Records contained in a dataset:

>>>

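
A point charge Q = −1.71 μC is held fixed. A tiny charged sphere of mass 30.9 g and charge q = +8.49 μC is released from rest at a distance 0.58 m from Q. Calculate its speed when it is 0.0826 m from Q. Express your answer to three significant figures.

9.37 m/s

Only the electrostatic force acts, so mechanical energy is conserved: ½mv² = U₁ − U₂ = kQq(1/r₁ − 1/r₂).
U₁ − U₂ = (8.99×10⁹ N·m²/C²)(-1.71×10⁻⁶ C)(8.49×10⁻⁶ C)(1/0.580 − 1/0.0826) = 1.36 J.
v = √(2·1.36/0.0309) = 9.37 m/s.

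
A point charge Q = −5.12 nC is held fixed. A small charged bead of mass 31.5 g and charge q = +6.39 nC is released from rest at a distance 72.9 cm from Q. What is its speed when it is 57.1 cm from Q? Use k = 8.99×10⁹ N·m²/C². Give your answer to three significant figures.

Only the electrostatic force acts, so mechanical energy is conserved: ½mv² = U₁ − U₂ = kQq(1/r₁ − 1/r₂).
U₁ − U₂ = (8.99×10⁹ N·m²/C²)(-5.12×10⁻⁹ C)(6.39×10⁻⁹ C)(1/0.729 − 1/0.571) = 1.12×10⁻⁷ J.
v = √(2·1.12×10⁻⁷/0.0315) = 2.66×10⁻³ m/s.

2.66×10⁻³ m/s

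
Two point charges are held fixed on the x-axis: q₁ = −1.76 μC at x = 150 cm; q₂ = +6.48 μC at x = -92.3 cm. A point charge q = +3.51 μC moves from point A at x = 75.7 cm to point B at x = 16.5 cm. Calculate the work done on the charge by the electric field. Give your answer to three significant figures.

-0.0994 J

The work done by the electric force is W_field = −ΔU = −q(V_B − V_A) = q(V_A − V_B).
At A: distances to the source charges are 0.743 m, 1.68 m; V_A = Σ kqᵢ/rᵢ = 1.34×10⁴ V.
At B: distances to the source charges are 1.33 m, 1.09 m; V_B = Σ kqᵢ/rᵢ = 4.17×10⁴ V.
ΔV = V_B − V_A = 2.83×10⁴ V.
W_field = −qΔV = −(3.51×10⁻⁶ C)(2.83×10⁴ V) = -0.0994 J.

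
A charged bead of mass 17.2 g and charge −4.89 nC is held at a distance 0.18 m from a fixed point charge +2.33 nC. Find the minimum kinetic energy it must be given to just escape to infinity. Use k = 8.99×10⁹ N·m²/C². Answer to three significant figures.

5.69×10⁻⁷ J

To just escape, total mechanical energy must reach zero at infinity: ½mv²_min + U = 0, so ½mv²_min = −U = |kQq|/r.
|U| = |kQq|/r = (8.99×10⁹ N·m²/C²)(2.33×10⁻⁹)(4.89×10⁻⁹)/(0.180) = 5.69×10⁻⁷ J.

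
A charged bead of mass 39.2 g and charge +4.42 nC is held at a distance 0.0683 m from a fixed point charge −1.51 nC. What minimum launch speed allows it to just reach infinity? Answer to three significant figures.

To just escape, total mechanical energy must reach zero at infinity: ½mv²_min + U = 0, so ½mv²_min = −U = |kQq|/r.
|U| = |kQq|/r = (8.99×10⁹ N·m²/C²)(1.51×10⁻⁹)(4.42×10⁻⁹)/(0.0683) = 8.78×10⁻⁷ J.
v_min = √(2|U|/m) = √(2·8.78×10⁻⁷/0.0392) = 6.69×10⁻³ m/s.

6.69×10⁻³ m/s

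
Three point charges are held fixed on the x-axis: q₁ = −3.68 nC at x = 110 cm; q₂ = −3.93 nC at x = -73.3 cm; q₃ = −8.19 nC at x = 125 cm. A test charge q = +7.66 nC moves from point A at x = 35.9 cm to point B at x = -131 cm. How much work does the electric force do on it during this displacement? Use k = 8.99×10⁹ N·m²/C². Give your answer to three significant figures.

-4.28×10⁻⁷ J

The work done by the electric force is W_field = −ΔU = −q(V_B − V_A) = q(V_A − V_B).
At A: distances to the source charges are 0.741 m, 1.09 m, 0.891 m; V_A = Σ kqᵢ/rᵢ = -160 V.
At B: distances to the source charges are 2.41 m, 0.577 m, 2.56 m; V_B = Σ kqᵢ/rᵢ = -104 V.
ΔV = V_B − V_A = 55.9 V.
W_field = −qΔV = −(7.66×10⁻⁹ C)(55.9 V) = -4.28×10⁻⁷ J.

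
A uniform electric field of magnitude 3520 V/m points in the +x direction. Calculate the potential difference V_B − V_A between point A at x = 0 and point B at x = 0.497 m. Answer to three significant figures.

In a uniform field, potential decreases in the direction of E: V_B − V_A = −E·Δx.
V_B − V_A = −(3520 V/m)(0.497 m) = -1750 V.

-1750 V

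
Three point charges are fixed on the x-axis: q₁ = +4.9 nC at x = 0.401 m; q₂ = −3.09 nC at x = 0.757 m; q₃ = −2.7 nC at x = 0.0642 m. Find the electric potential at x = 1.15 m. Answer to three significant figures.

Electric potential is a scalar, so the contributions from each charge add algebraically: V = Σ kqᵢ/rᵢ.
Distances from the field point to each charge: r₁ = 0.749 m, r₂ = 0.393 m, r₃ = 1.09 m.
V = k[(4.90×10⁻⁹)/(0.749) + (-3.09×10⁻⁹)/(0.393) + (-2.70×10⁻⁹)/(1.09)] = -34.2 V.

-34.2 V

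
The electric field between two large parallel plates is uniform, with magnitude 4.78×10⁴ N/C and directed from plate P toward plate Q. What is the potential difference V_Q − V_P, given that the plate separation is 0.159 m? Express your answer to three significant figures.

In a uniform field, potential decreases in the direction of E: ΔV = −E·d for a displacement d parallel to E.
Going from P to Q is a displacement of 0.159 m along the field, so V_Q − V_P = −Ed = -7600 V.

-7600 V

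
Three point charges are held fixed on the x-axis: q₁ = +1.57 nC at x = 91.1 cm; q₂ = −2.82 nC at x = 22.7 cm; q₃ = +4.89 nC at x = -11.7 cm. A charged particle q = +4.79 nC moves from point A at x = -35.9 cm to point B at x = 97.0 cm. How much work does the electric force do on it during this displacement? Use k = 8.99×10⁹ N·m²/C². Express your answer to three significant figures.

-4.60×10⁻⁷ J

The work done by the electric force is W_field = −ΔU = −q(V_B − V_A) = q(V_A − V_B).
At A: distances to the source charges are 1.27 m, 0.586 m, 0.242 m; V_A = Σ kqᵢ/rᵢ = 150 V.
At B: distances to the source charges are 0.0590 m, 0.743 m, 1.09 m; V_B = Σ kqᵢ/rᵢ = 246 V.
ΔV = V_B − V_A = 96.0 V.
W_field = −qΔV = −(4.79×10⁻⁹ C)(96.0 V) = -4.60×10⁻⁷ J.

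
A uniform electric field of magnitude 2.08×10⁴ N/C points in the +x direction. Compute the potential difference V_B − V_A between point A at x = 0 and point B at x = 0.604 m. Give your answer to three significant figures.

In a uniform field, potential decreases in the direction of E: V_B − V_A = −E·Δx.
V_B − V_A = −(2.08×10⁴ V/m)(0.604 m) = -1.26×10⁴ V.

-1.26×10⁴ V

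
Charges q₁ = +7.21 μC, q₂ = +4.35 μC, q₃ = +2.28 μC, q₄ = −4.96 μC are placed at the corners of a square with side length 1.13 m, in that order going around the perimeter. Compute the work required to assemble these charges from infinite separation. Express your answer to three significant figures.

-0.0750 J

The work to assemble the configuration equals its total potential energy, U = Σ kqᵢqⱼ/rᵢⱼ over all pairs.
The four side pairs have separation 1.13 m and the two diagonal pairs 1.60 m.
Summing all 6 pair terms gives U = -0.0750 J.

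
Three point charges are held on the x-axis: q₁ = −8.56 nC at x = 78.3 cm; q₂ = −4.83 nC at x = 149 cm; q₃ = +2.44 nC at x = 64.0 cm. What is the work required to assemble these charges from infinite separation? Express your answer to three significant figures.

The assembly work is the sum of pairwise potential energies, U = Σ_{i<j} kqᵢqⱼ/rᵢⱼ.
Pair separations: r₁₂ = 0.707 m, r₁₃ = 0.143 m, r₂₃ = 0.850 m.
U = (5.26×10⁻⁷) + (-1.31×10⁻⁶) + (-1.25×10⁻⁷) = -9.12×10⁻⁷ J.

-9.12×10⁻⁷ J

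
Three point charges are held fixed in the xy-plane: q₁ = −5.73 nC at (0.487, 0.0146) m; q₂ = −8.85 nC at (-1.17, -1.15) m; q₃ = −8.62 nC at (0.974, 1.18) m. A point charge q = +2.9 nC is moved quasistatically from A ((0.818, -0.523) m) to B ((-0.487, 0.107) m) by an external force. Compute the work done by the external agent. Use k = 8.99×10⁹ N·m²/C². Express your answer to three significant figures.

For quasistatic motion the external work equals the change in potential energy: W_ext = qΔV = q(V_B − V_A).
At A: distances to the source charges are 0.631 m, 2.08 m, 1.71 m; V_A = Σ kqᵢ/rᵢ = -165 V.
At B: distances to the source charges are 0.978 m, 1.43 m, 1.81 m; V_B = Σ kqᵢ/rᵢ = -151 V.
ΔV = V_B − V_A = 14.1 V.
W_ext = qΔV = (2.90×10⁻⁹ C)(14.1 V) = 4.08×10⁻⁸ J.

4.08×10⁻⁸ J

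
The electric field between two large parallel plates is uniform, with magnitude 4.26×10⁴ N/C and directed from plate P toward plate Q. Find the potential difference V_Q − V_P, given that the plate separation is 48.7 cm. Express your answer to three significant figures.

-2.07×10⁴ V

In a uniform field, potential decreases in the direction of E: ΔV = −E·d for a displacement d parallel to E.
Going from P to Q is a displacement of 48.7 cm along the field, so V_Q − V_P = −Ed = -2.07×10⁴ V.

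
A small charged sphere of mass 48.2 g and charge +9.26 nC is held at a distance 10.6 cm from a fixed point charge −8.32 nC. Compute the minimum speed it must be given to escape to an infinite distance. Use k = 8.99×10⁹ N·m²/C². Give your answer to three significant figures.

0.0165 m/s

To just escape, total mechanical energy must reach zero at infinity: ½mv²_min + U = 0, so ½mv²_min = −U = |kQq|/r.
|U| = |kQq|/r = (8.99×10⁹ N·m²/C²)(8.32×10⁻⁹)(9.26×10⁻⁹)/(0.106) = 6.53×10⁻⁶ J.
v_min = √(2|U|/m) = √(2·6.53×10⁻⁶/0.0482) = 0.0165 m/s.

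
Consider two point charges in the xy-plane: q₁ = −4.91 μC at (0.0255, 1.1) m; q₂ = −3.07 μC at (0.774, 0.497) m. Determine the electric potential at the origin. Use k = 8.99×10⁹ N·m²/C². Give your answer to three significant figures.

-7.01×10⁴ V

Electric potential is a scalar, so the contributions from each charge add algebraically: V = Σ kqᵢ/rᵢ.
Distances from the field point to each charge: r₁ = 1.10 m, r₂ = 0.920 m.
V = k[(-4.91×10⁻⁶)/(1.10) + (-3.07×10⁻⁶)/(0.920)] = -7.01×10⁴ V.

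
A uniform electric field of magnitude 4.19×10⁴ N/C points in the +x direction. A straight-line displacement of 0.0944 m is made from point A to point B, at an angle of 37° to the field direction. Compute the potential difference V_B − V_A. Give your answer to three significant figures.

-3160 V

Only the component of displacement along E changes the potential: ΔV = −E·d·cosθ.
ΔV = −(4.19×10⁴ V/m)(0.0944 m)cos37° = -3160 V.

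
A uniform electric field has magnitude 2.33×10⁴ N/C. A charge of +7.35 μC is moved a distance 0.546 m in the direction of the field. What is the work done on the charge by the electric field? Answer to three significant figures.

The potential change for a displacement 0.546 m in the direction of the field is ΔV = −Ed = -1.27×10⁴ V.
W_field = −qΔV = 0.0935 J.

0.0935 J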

<<<

▶ [WHAT YOU SHOULD DO]: In the records above, locate the line that contains "A uniform electric field has". Repeat it and every line after it, exactly, and nothing else.

▶ [PROBLEM SOLUTION]:
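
A uniform electric field has magnitude 2.33×10⁴ N/C. A charge of +7.35 μC is moved a distance 0.546 m in the direction of the field. What is the work done on the charge by the electric field? Answer to three significant figures.

The potential change for a displacement 0.546 m in the direction of the field is ΔV = −Ed = -1.27×10⁴ V.
W_field = −qΔV = 0.0935 J.

0.0935 J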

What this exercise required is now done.